START RECORD SET

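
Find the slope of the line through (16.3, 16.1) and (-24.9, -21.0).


slope = (y2-y1)/(x2-x1) = ((-21)-16.1)/((-24.9)-16.3) = (-37.1)/(-41.2) = 0.9005

0.9005


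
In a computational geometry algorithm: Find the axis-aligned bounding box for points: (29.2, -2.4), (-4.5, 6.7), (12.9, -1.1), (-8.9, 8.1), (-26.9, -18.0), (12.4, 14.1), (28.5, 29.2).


x range: [-26.9, 29.2]
y range: [-18, 29.2]
Bounding box: (-26.9,-18) to (29.2,29.2)

(-26.9,-18) to (29.2,29.2)


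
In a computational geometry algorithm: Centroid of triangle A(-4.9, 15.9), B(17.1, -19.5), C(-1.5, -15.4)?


Centroid = ((x_A+x_B+x_C)/3, (y_A+y_B+y_C)/3)
= (((-4.9)+17.1+(-1.5))/3, (15.9+(-19.5)+(-15.4))/3)
= (3.5667, -6.3333)

(3.5667, -6.3333)


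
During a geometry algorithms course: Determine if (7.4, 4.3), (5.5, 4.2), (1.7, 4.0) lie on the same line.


Cross product: (5.5-7.4)*(4-4.3) - (4.2-4.3)*(1.7-7.4)
= 0

Yes, collinear


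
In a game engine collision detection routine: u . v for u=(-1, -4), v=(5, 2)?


u . v = u_x*v_x + u_y*v_y = (-1)*5 + (-4)*2
= (-5) + (-8) = -13

-13


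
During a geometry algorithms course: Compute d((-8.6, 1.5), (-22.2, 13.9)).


dx=-13.6, dy=12.4
d^2 = (-13.6)^2 + 12.4^2 = 338.72
d = sqrt(338.72) = 18.4043

18.4043


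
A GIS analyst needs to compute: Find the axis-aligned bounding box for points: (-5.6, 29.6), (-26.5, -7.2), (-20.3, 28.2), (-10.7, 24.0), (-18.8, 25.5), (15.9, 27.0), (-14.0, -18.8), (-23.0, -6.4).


x range: [-26.5, 15.9]
y range: [-18.8, 29.6]
Bounding box: (-26.5,-18.8) to (15.9,29.6)

(-26.5,-18.8) to (15.9,29.6)


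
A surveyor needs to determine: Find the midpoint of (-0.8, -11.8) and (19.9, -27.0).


M = (((-0.8)+19.9)/2, ((-11.8)+(-27))/2)
= (9.55, -19.4)

(9.55, -19.4)


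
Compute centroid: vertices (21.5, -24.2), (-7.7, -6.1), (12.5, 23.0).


Centroid = ((x_A+x_B+x_C)/3, (y_A+y_B+y_C)/3)
= ((21.5+(-7.7)+12.5)/3, ((-24.2)+(-6.1)+23)/3)
= (8.7667, -2.4333)

(8.7667, -2.4333)


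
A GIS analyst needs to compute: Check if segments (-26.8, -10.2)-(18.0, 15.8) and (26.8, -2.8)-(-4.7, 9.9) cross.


Cross products: d1=913.82, d2=-474.14, d3=-1062.08, d4=325.88
d1*d2 < 0 and d3*d4 < 0? yes

Yes, they intersect


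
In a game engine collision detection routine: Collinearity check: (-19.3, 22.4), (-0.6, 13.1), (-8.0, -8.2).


Cross product: ((-0.6)-(-19.3))*((-8.2)-22.4) - (13.1-22.4)*((-8)-(-19.3))
= -467.13

No, not collinear


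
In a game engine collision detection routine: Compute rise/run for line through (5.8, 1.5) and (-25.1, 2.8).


slope = (y2-y1)/(x2-x1) = (2.8-1.5)/((-25.1)-5.8) = 1.3/(-30.9) = -0.0421

-0.0421


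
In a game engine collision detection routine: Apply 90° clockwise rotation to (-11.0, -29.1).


90° CW: (x,y) -> (y, -x)
(-11,-29.1) -> (-29.1, 11)

(-29.1, 11)


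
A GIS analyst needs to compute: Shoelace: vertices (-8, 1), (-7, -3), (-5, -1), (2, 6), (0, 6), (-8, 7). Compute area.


Shoelace sum: ((-8)*(-3) - (-7)*1) + ((-7)*(-1) - (-5)*(-3)) + ((-5)*6 - 2*(-1)) + (2*6 - 0*6) + (0*7 - (-8)*6) + ((-8)*1 - (-8)*7)
= 103
Area = |103|/2 = 51.5

51.5


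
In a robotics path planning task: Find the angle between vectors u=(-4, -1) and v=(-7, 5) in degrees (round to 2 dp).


u.v = 23, |u| = sqrt(17) = 4.1231, |v| = sqrt(74) = 8.6023
cos(theta) = u.v/(|u||v|) = 23/sqrt(1258) = 0.648466
theta = acos(0.648466) = 49.57 degrees

49.57 degrees


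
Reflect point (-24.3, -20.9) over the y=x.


Reflection over y=x: (x,y) -> (y,x)
(-24.3, -20.9) -> (-20.9, -24.3)

(-20.9, -24.3)


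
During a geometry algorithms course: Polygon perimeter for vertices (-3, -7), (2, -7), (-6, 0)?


Sides: (-3, -7)->(2, -7): sqrt(25) = 5, (2, -7)->(-6, 0): sqrt(113) = 10.630146, (-6, 0)->(-3, -7): sqrt(58) = 7.615773
Sum = 23.245919
Perimeter = 23.2459

23.2459


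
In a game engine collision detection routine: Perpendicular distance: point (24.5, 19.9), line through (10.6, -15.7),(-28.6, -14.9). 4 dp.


|cross product| = 1406.64
|line direction| = sqrt(1537.28) = 39.2082
Distance = 1406.64/sqrt(1537.28) = 35.8762

35.8762


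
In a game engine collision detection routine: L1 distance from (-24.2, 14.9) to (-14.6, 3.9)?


|(-24.2)-(-14.6)| + |14.9-3.9| = 9.6 + 11 = 20.6

20.6


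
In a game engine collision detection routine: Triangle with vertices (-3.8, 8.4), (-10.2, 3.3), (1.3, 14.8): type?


Side lengths squared: AB^2=66.97, BC^2=264.5, CA^2=66.97
Sorted: [66.97, 66.97, 264.5]
By sides: Isosceles, By angles: Obtuse

Isosceles, Obtuse


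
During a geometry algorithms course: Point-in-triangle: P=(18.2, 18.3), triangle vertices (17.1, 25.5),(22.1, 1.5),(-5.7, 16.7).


Cross products: AB x AP = -9.6, BC x BP = -407.76, CA x CP = -173.84
All same sign? yes

Yes, inside


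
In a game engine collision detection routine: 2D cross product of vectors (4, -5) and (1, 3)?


u x v = u_x*v_y - u_y*v_x = 4*3 - (-5)*1
= 12 - (-5) = 17

17


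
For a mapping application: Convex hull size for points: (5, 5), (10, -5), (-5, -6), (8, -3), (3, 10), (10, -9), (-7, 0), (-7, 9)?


Convex hull vertices (CCW): (-7, 0), (-5, -6), (10, -9), (10, -5), (3, 10), (-7, 9)
Count = 6

6


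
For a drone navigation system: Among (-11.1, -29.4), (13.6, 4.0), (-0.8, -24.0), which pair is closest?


d(P0,P1) = 41.5409, d(P0,P2) = 11.6297, d(P1,P2) = 31.4859
Closest: P0 and P2

Closest pair: (-11.1, -29.4) and (-0.8, -24.0), distance = 11.6297


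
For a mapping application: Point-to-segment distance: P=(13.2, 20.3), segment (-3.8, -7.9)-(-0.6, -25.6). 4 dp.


Project P onto AB: t = 0 (clamped to [0,1])
Closest point on segment: (-3.8, -7.9)
Distance: 32.9278

32.9278


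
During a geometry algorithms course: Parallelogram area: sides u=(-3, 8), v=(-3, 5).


|u x v| = |(-3)*5 - 8*(-3)|
= |(-15) - (-24)| = 9

9


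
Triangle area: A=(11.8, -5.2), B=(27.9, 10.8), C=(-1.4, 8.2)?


Area = |x_A(y_B-y_C) + x_B(y_C-y_A) + x_C(y_A-y_B)|/2
= |30.68 + 373.86 + 22.4|/2
= 426.94/2 = 213.47

213.47


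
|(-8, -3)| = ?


|u| = sqrt((-8)^2 + (-3)^2) = sqrt(73) = 8.544

8.544


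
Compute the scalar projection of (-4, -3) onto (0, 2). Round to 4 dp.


u.v = -6, |v| = sqrt(4) = 2
Scalar projection = u.v / |v| = -6 / sqrt(4) = -3

-3


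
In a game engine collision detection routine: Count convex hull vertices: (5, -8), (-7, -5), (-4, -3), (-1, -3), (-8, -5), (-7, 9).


Convex hull vertices (CCW): (-8, -5), (5, -8), (-7, 9)
Count = 3

3


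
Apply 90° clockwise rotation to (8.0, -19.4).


90° CW: (x,y) -> (y, -x)
(8,-19.4) -> (-19.4, -8)

(-19.4, -8)


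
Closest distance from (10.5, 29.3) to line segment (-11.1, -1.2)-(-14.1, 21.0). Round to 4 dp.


Project P onto AB: t = 1 (clamped to [0,1])
Closest point on segment: (-14.1, 21)
Distance: 25.9625

25.9625


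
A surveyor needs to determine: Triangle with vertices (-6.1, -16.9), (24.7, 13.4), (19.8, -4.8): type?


Side lengths squared: AB^2=1866.73, BC^2=355.25, CA^2=817.22
Sorted: [355.25, 817.22, 1866.73]
By sides: Scalene, By angles: Obtuse

Scalene, Obtuse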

END RECORD SET

_TASK REQUIREMENTS_: Print, exactly as they appear above, the lines running from the one with "A surveyor needs to determine: Triangle" through the final line.

_SOLUTION BELOW_:
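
A surveyor needs to determine: Triangle with vertices (-6.1, -16.9), (24.7, 13.4), (19.8, -4.8): type?


Side lengths squared: AB^2=1866.73, BC^2=355.25, CA^2=817.22
Sorted: [355.25, 817.22, 1866.73]
By sides: Scalene, By angles: Obtuse

Scalene, Obtuse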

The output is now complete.